Below are the records; retype each one exactly.

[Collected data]
※ ※ ※

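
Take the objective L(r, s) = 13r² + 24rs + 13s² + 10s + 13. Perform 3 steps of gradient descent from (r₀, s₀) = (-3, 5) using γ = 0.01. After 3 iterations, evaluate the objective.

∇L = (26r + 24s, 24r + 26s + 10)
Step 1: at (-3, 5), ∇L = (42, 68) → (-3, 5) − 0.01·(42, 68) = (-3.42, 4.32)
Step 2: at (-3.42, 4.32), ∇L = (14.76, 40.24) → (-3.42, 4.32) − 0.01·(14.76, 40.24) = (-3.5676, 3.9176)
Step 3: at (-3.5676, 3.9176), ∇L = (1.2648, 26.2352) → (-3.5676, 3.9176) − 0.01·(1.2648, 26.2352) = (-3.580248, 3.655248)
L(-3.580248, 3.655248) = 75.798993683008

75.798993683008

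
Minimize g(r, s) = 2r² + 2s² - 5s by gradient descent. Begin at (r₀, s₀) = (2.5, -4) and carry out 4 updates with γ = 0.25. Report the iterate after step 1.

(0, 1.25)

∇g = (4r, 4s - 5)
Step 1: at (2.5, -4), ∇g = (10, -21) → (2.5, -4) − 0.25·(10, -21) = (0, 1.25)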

※ ※ ※

Answer box:
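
Take the objective L(r, s) = 13r² + 24rs + 13s² + 10s + 13. Perform 3 steps of gradient descent from (r₀, s₀) = (-3, 5) using γ = 0.01. After 3 iterations, evaluate the objective.

∇L = (26r + 24s, 24r + 26s + 10)
Step 1: at (-3, 5), ∇L = (42, 68) → (-3, 5) − 0.01·(42, 68) = (-3.42, 4.32)
Step 2: at (-3.42, 4.32), ∇L = (14.76, 40.24) → (-3.42, 4.32) − 0.01·(14.76, 40.24) = (-3.5676, 3.9176)
Step 3: at (-3.5676, 3.9176), ∇L = (1.2648, 26.2352) → (-3.5676, 3.9176) − 0.01·(1.2648, 26.2352) = (-3.580248, 3.655248)
L(-3.580248, 3.655248) = 75.798993683008

75.798993683008

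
Minimize g(r, s) = 2r² + 2s² - 5s by gradient descent. Begin at (r₀, s₀) = (2.5, -4) and carry out 4 updates with γ = 0.25. Report the iterate after step 1.

(0, 1.25)

∇g = (4r, 4s - 5)
Step 1: at (2.5, -4), ∇g = (10, -21) → (2.5, -4) − 0.25·(10, -21) = (0, 1.25)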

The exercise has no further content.